# [Stored data]
——————————

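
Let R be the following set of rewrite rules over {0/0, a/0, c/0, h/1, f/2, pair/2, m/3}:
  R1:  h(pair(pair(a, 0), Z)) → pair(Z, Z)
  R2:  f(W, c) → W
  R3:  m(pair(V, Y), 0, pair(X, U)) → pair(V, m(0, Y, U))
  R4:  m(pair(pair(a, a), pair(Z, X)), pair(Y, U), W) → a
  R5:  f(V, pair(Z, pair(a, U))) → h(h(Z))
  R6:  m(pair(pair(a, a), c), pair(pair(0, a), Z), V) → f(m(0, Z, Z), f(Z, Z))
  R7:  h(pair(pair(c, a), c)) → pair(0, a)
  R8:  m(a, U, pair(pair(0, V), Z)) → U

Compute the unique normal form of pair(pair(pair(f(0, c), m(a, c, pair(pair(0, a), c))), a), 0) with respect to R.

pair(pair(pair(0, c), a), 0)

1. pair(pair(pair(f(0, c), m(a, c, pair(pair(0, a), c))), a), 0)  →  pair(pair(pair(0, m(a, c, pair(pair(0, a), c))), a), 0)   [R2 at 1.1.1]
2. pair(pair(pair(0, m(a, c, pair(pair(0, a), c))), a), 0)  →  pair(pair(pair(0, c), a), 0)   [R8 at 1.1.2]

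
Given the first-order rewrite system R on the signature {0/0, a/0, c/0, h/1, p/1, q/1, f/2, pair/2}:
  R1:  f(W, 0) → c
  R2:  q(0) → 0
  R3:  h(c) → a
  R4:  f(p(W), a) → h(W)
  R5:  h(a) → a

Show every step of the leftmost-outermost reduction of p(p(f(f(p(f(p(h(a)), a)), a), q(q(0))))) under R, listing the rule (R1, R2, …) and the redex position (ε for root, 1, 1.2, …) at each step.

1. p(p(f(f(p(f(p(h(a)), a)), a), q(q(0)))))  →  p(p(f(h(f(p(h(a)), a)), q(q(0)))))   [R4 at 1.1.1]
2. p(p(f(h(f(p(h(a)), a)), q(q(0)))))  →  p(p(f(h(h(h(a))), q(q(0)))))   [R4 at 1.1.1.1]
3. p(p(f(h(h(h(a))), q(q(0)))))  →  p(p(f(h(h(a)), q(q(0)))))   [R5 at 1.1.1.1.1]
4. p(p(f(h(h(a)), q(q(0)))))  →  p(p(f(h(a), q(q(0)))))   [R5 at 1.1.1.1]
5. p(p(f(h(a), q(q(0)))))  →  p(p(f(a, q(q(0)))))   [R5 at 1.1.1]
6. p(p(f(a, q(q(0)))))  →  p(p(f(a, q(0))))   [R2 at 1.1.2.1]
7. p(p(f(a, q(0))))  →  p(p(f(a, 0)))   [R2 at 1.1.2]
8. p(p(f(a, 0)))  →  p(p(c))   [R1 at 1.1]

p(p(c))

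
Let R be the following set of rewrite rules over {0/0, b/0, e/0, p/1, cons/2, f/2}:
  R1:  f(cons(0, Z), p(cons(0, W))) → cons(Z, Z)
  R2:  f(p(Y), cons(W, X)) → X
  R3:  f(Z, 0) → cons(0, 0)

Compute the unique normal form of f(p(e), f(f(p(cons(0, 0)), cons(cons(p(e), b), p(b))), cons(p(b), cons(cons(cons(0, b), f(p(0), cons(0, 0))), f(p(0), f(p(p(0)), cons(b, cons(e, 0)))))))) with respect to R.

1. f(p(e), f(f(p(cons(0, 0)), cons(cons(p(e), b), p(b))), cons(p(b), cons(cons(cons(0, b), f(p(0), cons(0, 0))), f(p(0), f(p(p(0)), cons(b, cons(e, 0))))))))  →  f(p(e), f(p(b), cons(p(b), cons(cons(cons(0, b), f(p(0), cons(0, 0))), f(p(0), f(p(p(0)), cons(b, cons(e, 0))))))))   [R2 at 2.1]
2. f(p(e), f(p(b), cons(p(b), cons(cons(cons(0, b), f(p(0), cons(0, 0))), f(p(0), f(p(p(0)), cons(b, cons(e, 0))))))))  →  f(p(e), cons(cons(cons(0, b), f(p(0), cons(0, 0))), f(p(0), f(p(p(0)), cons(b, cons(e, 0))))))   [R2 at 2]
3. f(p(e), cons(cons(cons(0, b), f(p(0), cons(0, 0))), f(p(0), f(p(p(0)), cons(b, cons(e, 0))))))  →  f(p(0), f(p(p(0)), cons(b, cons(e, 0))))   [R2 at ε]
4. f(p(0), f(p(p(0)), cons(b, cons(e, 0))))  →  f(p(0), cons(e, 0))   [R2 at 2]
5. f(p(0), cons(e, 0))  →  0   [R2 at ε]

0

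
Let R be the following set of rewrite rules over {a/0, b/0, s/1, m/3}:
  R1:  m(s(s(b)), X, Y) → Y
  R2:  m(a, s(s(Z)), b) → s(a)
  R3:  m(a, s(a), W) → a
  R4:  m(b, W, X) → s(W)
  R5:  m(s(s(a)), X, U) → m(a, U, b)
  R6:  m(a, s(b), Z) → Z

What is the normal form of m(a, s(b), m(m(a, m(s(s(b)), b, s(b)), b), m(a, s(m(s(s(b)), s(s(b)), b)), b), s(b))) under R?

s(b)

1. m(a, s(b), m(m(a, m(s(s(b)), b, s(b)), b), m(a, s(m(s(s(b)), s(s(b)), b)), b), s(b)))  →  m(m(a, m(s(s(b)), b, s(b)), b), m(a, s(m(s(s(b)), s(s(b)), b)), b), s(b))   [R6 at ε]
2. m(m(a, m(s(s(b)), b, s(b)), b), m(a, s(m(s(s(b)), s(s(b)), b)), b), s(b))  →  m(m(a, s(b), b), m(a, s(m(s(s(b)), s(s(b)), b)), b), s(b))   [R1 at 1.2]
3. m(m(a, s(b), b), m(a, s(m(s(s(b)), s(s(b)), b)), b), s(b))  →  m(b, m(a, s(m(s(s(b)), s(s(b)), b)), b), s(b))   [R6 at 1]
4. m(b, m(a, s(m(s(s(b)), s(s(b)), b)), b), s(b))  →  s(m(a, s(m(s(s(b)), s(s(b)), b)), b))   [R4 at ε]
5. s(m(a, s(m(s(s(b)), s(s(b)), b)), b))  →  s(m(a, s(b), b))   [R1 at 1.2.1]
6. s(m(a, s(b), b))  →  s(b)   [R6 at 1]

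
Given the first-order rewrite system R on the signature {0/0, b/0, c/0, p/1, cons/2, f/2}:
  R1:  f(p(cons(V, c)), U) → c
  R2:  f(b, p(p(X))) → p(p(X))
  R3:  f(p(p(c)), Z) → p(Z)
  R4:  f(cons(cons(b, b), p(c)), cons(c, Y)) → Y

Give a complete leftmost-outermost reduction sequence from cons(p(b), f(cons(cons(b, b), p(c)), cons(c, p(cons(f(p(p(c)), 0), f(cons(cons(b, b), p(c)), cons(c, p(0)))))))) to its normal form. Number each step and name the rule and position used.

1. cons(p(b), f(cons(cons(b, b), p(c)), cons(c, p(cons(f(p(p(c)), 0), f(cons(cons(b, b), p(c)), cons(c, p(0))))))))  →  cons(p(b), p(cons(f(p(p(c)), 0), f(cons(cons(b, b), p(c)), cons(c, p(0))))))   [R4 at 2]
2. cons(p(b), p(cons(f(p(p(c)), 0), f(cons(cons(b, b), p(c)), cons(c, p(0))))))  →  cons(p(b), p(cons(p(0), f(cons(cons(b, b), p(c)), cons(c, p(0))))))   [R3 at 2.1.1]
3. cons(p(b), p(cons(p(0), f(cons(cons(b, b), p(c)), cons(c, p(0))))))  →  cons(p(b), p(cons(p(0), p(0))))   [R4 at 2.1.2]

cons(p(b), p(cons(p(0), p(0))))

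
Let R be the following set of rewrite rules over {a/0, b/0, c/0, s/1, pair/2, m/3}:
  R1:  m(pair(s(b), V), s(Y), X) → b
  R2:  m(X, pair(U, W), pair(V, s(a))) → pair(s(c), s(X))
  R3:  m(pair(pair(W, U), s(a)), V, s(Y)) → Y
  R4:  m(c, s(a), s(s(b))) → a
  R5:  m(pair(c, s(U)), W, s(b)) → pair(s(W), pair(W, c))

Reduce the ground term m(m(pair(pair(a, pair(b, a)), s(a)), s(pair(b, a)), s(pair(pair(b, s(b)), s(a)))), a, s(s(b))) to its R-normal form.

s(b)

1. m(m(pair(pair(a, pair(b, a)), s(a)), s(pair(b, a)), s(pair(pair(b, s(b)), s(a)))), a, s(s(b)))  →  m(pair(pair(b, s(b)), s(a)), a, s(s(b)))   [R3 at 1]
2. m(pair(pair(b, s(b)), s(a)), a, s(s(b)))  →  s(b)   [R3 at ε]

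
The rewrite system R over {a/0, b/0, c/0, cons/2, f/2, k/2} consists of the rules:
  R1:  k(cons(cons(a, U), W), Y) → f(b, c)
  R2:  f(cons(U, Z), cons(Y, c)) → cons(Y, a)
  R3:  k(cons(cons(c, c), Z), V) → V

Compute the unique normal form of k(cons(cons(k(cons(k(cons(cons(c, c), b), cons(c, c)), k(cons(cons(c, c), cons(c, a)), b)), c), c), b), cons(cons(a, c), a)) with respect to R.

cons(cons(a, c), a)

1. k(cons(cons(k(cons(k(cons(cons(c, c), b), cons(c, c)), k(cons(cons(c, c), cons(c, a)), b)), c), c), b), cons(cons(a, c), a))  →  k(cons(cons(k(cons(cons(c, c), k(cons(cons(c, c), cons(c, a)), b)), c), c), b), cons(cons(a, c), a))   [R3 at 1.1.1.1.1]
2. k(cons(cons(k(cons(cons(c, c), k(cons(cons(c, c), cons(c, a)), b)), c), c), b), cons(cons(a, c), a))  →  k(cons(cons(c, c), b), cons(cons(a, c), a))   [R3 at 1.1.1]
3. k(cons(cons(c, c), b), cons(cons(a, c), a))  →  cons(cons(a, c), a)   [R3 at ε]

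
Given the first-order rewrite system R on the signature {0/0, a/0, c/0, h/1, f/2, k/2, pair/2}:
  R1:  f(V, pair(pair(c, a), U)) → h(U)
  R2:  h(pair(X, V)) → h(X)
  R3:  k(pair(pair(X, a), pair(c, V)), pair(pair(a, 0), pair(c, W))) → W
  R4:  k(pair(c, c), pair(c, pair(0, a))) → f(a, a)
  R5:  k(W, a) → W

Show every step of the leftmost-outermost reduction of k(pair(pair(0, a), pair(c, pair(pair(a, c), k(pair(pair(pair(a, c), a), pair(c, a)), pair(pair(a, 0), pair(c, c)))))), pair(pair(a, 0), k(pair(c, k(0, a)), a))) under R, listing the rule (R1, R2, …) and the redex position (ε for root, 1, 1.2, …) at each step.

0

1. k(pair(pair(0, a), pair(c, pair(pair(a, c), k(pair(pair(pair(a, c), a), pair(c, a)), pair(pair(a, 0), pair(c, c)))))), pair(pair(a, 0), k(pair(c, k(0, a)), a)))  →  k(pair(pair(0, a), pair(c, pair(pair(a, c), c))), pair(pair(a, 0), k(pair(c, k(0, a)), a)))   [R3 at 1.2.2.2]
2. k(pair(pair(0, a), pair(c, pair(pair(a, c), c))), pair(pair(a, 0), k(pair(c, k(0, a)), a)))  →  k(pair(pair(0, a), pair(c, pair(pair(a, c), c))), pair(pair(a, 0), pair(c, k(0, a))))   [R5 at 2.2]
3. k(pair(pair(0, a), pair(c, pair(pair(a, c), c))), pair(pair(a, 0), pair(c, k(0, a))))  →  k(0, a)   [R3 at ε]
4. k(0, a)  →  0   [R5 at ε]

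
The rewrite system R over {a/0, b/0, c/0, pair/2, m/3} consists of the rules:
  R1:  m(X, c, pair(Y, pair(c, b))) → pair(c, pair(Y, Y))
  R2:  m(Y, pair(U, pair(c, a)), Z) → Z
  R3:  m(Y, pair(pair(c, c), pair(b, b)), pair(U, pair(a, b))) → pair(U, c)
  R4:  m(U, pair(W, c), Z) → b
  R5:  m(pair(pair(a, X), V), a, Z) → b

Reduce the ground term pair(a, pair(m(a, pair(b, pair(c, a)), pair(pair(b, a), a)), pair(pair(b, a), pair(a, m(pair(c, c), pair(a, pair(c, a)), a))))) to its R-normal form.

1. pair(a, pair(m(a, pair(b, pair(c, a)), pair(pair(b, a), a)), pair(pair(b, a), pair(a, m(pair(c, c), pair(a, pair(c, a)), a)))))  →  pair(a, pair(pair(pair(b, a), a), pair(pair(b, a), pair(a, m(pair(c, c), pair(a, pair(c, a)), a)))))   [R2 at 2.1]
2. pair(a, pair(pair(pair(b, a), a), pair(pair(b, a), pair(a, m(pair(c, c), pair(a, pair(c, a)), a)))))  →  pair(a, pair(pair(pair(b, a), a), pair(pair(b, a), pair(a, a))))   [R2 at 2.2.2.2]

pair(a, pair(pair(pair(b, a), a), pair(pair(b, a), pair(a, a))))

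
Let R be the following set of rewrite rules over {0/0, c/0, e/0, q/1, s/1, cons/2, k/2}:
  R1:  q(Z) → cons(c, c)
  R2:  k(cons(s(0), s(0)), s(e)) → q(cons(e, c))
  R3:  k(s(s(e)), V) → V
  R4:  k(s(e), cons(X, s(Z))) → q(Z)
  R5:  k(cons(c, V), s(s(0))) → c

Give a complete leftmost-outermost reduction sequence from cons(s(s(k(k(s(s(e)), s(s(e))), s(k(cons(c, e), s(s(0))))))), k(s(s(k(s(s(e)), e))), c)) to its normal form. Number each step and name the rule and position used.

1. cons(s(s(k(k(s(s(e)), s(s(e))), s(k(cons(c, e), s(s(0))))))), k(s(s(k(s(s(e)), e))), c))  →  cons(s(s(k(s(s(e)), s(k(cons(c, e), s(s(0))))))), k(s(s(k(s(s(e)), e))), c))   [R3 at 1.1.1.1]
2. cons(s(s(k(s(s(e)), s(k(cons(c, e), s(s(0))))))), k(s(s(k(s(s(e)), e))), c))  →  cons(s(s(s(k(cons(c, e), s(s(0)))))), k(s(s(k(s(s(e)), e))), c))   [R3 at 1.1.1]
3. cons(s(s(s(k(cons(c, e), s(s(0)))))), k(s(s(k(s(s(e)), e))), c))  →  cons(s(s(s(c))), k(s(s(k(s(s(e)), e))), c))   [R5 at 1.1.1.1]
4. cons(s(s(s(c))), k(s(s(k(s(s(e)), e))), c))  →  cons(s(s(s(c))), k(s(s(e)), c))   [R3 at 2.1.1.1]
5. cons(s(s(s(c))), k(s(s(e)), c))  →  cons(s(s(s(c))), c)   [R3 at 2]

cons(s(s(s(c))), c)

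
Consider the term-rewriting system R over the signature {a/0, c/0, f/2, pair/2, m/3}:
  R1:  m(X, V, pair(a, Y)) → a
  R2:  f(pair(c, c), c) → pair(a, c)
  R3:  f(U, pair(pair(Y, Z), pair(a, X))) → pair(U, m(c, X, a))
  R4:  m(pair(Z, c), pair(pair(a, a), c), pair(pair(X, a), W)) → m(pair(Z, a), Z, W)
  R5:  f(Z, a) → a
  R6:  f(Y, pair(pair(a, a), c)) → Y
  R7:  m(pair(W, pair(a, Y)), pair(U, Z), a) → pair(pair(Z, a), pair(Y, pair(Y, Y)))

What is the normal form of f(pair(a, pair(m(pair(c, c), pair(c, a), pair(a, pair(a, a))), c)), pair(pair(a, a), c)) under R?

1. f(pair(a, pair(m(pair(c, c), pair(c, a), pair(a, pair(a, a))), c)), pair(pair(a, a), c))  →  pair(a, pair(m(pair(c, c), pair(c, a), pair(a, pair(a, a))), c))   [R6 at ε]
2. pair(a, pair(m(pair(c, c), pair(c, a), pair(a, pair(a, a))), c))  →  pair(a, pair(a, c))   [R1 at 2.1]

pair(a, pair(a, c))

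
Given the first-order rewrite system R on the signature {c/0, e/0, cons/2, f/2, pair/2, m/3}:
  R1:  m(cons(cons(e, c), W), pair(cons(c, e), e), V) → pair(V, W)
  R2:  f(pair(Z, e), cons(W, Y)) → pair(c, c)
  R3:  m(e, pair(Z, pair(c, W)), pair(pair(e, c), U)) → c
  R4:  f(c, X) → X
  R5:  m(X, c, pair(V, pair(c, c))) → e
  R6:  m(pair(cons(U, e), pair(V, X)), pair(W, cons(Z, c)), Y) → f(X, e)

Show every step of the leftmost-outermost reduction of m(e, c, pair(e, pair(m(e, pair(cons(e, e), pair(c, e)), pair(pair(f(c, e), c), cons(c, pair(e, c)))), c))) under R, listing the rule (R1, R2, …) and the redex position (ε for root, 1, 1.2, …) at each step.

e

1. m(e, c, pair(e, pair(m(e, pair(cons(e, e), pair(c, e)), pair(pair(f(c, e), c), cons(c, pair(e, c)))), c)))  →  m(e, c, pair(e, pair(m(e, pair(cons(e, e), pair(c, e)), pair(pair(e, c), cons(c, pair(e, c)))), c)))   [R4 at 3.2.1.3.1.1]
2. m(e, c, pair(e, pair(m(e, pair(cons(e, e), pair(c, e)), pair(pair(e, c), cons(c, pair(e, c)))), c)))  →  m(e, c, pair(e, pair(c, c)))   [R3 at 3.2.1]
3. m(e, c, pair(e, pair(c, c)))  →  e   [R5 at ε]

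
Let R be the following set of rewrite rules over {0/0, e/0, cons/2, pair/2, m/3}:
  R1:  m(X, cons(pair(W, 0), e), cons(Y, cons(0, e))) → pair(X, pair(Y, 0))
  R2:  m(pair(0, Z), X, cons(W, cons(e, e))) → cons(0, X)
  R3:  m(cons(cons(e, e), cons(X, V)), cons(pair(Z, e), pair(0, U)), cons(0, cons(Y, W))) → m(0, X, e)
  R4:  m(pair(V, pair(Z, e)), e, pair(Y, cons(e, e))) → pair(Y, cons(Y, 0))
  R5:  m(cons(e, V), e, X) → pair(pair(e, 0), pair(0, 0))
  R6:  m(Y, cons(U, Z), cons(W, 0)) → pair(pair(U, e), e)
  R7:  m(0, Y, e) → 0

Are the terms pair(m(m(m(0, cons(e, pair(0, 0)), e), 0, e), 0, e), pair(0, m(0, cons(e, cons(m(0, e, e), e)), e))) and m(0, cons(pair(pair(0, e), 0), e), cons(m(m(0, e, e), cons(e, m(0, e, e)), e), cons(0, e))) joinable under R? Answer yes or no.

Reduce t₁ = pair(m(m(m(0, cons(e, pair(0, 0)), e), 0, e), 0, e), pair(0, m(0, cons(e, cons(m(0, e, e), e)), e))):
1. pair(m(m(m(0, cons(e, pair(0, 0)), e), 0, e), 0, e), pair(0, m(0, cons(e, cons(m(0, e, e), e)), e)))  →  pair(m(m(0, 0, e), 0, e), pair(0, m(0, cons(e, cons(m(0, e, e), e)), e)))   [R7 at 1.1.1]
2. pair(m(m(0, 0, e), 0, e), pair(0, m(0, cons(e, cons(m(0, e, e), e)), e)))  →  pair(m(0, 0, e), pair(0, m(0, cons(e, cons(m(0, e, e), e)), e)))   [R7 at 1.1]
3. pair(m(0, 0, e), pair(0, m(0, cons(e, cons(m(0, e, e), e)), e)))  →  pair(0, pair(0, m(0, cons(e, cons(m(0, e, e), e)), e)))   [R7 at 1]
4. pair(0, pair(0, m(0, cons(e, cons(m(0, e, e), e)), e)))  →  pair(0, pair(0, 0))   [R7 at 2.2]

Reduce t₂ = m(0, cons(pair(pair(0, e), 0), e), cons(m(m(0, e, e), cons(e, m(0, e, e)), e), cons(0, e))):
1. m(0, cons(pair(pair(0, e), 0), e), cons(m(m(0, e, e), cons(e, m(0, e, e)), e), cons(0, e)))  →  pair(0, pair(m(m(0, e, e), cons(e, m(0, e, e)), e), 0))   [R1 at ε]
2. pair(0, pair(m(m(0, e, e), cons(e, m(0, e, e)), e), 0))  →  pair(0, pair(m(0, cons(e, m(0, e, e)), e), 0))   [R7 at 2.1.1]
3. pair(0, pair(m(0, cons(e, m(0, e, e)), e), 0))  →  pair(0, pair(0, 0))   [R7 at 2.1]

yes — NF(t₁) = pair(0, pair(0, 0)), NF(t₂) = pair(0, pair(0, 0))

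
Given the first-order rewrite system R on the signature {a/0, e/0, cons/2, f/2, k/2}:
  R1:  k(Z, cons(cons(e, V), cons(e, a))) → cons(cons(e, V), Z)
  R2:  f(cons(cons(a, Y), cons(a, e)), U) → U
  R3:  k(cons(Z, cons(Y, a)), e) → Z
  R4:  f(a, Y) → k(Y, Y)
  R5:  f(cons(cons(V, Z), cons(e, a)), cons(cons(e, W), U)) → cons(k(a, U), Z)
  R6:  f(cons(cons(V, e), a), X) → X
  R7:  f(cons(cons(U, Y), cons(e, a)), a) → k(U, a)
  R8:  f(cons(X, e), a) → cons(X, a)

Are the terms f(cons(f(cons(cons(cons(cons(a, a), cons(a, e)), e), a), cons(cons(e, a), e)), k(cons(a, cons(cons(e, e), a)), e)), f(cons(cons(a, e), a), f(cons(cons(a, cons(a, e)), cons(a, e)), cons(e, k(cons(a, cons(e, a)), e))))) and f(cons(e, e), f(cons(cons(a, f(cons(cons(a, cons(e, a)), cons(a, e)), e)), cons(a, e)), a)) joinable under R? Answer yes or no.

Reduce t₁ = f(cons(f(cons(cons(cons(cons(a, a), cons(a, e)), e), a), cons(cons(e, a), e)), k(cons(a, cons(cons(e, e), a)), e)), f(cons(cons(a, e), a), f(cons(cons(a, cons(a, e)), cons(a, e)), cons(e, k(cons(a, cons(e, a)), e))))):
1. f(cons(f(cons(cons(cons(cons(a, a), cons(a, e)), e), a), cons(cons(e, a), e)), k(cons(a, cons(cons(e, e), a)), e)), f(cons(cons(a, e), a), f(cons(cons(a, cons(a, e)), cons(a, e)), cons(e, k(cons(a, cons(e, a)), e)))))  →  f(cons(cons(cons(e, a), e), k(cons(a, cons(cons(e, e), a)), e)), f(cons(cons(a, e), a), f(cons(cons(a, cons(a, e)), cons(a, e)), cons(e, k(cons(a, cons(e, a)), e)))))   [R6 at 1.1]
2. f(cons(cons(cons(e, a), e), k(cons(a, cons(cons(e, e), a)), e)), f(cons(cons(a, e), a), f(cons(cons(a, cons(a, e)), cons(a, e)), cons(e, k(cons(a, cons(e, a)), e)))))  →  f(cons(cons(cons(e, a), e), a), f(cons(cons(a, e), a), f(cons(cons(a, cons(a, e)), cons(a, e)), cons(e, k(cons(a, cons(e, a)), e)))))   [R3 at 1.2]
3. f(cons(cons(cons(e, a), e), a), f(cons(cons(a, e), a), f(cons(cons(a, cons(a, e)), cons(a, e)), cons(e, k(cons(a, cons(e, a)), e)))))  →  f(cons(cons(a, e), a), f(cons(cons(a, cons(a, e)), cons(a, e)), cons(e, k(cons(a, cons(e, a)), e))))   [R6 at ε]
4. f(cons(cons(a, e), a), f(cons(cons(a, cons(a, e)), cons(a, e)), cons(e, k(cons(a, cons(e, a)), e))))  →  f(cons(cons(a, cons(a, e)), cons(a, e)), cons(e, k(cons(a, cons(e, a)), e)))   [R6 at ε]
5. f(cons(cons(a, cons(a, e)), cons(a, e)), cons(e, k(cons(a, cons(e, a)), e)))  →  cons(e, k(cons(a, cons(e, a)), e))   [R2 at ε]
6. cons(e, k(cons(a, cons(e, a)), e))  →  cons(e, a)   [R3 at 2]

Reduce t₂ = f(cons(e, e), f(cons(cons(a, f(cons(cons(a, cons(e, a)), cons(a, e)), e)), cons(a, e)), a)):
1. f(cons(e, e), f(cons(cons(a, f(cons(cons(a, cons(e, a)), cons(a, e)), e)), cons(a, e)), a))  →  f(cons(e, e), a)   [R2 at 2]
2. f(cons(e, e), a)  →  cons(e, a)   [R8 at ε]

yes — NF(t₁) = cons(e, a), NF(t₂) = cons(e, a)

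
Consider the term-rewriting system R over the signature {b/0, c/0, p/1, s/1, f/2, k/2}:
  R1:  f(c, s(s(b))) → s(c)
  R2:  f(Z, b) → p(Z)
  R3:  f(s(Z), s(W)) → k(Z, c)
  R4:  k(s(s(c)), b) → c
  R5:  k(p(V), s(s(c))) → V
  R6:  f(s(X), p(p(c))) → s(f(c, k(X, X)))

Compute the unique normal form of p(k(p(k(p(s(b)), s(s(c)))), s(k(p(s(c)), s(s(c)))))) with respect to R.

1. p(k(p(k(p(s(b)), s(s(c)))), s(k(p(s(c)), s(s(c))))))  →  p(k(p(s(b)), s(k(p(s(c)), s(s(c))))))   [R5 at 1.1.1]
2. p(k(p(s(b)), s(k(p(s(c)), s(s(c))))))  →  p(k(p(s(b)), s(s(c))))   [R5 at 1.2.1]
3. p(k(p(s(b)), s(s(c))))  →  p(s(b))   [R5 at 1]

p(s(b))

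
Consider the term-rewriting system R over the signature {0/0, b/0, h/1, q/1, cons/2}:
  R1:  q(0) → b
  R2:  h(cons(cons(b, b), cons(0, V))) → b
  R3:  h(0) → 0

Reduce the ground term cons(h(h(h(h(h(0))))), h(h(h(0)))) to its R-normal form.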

——————————

Search the data for the word "following" and report how many lines include it, with the number alone.

6